::: Material to process :::
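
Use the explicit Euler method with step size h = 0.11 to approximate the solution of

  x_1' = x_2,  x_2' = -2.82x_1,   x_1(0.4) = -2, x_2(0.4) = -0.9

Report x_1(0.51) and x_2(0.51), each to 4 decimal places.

Euler on (x_1,x_2): x_1_{n+1} = x_1_n + h·x_1', x_2_{n+1} = x_2_n + h·x_2'.
0.400000: (-2.000000, -0.900000); f=(-0.900000, 5.640000) → (-2.099000, -0.279600)
(x_1(0.51), x_2(0.51)) ≈ (-2.0990, -0.2796)

-2.0990, -0.2796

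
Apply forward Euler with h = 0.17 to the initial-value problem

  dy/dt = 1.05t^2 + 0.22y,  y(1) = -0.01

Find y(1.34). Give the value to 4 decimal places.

0.4188

Euler: y_{n+1} = y_n + h·f(t_n, y_n).
t=1.000000, y=-0.010000: f=1.047800 → y ← -0.010000 + 0.17·1.047800 = 0.168126
t=1.170000, y=0.168126: f=1.474333 → y ← 0.168126 + 0.17·1.474333 = 0.418763
y(1.34) ≈ 0.4188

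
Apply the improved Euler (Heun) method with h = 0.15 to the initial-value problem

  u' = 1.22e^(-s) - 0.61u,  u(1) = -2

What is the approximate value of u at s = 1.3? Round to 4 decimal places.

Heun: k1 = f(s_n, u_n); k2 = f(s_n + h, u_n + h·k1); u_{n+1} = u_n + (h/2)·(k1 + k2).
s=1.000000, u=-2.000000:
  k1 = f(1.000000, -2.000000) = 1.668813
  k2 = f(1.150000, -1.749678) = 1.453600
  u ← -2.000000 + (0.15/2)·(1.668813 + 1.453600) = -1.765819
s=1.150000, u=-1.765819:
  k1 = f(1.150000, -1.765819) = 1.463446
  k2 = f(1.300000, -1.546302) = 1.275733
  u ← -1.765819 + (0.15/2)·(1.463446 + 1.275733) = -1.560381
u(1.3) ≈ -1.5604

-1.5604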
:::
What the task asks:
Beginning with the line that contains "u' = 1.22e^(-s)", return every line through the end of the data above, exactly as written.

Exercise answer:
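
  u' = 1.22e^(-s) - 0.61u,  u(1) = -2

What is the approximate value of u at s = 1.3? Round to 4 decimal places.

Heun: k1 = f(s_n, u_n); k2 = f(s_n + h, u_n + h·k1); u_{n+1} = u_n + (h/2)·(k1 + k2).
s=1.000000, u=-2.000000:
  k1 = f(1.000000, -2.000000) = 1.668813
  k2 = f(1.150000, -1.749678) = 1.453600
  u ← -2.000000 + (0.15/2)·(1.668813 + 1.453600) = -1.765819
s=1.150000, u=-1.765819:
  k1 = f(1.150000, -1.765819) = 1.463446
  k2 = f(1.300000, -1.546302) = 1.275733
  u ← -1.765819 + (0.15/2)·(1.463446 + 1.275733) = -1.560381
u(1.3) ≈ -1.5604

-1.5604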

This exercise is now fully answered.